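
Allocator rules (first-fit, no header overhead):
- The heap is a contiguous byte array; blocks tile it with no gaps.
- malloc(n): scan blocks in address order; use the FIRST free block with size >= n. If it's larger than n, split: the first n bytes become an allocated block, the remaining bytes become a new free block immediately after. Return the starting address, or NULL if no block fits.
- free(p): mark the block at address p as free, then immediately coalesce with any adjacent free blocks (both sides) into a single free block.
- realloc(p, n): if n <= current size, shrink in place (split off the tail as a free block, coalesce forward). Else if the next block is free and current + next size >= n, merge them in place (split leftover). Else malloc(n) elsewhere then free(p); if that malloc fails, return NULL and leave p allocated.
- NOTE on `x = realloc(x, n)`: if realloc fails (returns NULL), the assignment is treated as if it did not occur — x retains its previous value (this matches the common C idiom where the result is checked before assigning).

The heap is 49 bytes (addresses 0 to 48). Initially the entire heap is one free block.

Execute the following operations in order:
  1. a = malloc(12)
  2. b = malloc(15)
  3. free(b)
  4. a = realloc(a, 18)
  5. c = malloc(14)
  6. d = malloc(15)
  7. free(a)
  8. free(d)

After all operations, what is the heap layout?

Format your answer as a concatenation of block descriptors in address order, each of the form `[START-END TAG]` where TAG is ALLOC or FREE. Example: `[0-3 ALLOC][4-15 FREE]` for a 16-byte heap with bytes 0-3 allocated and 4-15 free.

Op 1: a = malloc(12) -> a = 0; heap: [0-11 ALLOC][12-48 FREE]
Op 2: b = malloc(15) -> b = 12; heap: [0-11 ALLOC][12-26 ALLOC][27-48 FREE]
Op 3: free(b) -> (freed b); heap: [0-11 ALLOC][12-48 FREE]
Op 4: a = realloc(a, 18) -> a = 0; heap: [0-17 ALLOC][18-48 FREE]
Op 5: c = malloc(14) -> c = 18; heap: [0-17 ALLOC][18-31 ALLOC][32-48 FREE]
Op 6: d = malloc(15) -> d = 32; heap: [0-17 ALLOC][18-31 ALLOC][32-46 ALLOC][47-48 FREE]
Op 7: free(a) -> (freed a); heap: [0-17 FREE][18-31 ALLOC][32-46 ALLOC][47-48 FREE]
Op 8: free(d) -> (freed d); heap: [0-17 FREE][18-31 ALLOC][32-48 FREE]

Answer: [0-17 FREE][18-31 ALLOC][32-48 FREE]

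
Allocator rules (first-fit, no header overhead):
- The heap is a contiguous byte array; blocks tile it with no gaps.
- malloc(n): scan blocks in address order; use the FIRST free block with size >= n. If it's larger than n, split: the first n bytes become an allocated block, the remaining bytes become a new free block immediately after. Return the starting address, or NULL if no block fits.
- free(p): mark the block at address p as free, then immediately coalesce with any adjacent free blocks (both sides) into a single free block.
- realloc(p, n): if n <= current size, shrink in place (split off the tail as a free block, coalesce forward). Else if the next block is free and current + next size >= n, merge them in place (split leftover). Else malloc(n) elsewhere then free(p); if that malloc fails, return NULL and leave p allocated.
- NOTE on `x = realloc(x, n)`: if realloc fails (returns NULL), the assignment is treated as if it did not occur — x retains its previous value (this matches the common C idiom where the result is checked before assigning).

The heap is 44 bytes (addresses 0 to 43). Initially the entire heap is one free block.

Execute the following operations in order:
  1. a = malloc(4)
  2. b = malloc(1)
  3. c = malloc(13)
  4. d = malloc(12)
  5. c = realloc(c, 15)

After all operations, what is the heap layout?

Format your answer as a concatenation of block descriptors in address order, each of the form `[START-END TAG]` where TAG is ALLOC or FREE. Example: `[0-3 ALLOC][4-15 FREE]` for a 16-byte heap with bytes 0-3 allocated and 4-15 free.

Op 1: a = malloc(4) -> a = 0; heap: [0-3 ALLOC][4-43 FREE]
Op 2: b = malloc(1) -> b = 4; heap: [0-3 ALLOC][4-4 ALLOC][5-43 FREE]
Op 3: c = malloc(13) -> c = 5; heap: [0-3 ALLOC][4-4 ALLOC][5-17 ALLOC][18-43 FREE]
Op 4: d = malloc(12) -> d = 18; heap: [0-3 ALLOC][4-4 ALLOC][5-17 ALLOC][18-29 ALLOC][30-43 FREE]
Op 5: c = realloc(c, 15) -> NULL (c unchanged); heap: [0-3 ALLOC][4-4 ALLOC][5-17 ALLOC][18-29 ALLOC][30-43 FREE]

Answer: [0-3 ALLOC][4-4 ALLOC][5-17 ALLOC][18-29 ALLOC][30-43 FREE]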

The problem
The whole of the data must be given back word for word.

Solution to the problem
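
Allocator rules (first-fit, no header overhead):
- The heap is a contiguous byte array; blocks tile it with no gaps.
- malloc(n): scan blocks in address order; use the FIRST free block with size >= n. If it's larger than n, split: the first n bytes become an allocated block, the remaining bytes become a new free block immediately after. Return the starting address, or NULL if no block fits.
- free(p): mark the block at address p as free, then immediately coalesce with any adjacent free blocks (both sides) into a single free block.
- realloc(p, n): if n <= current size, shrink in place (split off the tail as a free block, coalesce forward). Else if the next block is free and current + next size >= n, merge them in place (split leftover). Else malloc(n) elsewhere then free(p); if that malloc fails, return NULL and leave p allocated.
- NOTE on `x = realloc(x, n)`: if realloc fails (returns NULL), the assignment is treated as if it did not occur — x retains its previous value (this matches the common C idiom where the result is checked before assigning).

The heap is 49 bytes (addresses 0 to 48). Initially the entire heap is one free block.

Execute the following operations in order:
  1. a = malloc(12)
  2. b = malloc(15)
  3. free(b)
  4. a = realloc(a, 18)
  5. c = malloc(14)
  6. d = malloc(15)
  7. free(a)
  8. free(d)

After all operations, what is the heap layout?

Format your answer as a concatenation of block descriptors in address order, each of the form `[START-END TAG]` where TAG is ALLOC or FREE. Example: `[0-3 ALLOC][4-15 FREE]` for a 16-byte heap with bytes 0-3 allocated and 4-15 free.

Op 1: a = malloc(12) -> a = 0; heap: [0-11 ALLOC][12-48 FREE]
Op 2: b = malloc(15) -> b = 12; heap: [0-11 ALLOC][12-26 ALLOC][27-48 FREE]
Op 3: free(b) -> (freed b); heap: [0-11 ALLOC][12-48 FREE]
Op 4: a = realloc(a, 18) -> a = 0; heap: [0-17 ALLOC][18-48 FREE]
Op 5: c = malloc(14) -> c = 18; heap: [0-17 ALLOC][18-31 ALLOC][32-48 FREE]
Op 6: d = malloc(15) -> d = 32; heap: [0-17 ALLOC][18-31 ALLOC][32-46 ALLOC][47-48 FREE]
Op 7: free(a) -> (freed a); heap: [0-17 FREE][18-31 ALLOC][32-46 ALLOC][47-48 FREE]
Op 8: free(d) -> (freed d); heap: [0-17 FREE][18-31 ALLOC][32-48 FREE]

Answer: [0-17 FREE][18-31 ALLOC][32-48 FREE]

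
Allocator rules (first-fit, no header overhead):
- The heap is a contiguous byte array; blocks tile it with no gaps.
- malloc(n): scan blocks in address order; use the FIRST free block with size >= n. If it's larger than n, split: the first n bytes become an allocated block, the remaining bytes become a new free block immediately after. Return the starting address, or NULL if no block fits.
- free(p): mark the block at address p as free, then immediately coalesce with any adjacent free blocks (both sides) into a single free block.
- realloc(p, n): if n <= current size, shrink in place (split off the tail as a free block, coalesce forward). Else if the next block is free and current + next size >= n, merge them in place (split leftover). Else malloc(n) elsewhere then free(p); if that malloc fails, return NULL and leave p allocated.
- NOTE on `x = realloc(x, n)`: if realloc fails (returns NULL), the assignment is treated as if it did not occur — x retains its previous value (this matches the common C idiom where the result is checked before assigning).

The heap is 44 bytes (addresses 0 to 43). Initially the entire heap is one free block.

Execute the following operations in order:
  1. a = malloc(4)
  2. b = malloc(1)
  3. c = malloc(13)
  4. d = malloc(12)
  5. c = realloc(c, 15)

After all operations, what is the heap layout?

Format your answer as a concatenation of block descriptors in address order, each of the form `[START-END TAG]` where TAG is ALLOC or FREE. Example: `[0-3 ALLOC][4-15 FREE]` for a 16-byte heap with bytes 0-3 allocated and 4-15 free.

Op 1: a = malloc(4) -> a = 0; heap: [0-3 ALLOC][4-43 FREE]
Op 2: b = malloc(1) -> b = 4; heap: [0-3 ALLOC][4-4 ALLOC][5-43 FREE]
Op 3: c = malloc(13) -> c = 5; heap: [0-3 ALLOC][4-4 ALLOC][5-17 ALLOC][18-43 FREE]
Op 4: d = malloc(12) -> d = 18; heap: [0-3 ALLOC][4-4 ALLOC][5-17 ALLOC][18-29 ALLOC][30-43 FREE]
Op 5: c = realloc(c, 15) -> NULL (c unchanged); heap: [0-3 ALLOC][4-4 ALLOC][5-17 ALLOC][18-29 ALLOC][30-43 FREE]

Answer: [0-3 ALLOC][4-4 ALLOC][5-17 ALLOC][18-29 ALLOC][30-43 FREE]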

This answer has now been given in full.